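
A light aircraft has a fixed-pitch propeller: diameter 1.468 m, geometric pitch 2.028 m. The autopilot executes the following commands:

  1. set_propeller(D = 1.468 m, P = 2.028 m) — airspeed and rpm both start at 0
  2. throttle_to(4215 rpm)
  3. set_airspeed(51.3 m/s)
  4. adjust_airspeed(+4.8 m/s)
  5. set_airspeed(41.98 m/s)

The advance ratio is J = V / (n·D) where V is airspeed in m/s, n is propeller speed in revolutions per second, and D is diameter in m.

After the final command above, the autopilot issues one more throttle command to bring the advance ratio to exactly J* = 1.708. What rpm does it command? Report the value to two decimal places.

rpm = 1004.57

set_propeller: D = 1.468 m, P = 2.028 m (p = P/D = 1.381471); state ← (V=0, rpm=0)
throttle_to(4215): rpm ← 4215
set_airspeed(51.3): V ← 51.3 m/s
adjust_airspeed(+4.8): V ← 51.3 +4.8 = 56.1 m/s
set_airspeed(41.98): V ← 41.98 m/s
final state: V = 41.98 m/s, rpm = 4215 → n = rpm/60 = 70.250000 rev/s
target J* = 1.708; solve J* = V/(n·D) for n: n = V/(J*·D) = 41.98/(1.708 × 1.468) = 16.742816 rev/s
rpm = 60·n = 1004.568978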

☆ ☆ ☆ ☆ ☆

> **ACTIVITY**
Each line from the top of the material above through the line containing "The advance ratio is" must be output exactly, and no other line.

> **THE COMPLETED TASK**
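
A light aircraft has a fixed-pitch propeller: diameter 1.468 m, geometric pitch 2.028 m. The autopilot executes the following commands:

  1. set_propeller(D = 1.468 m, P = 2.028 m) — airspeed and rpm both start at 0
  2. throttle_to(4215 rpm)
  3. set_airspeed(51.3 m/s)
  4. adjust_airspeed(+4.8 m/s)
  5. set_airspeed(41.98 m/s)

The advance ratio is J = V / (n·D) where V is airspeed in m/s, n is propeller speed in revolutions per second, and D is diameter in m.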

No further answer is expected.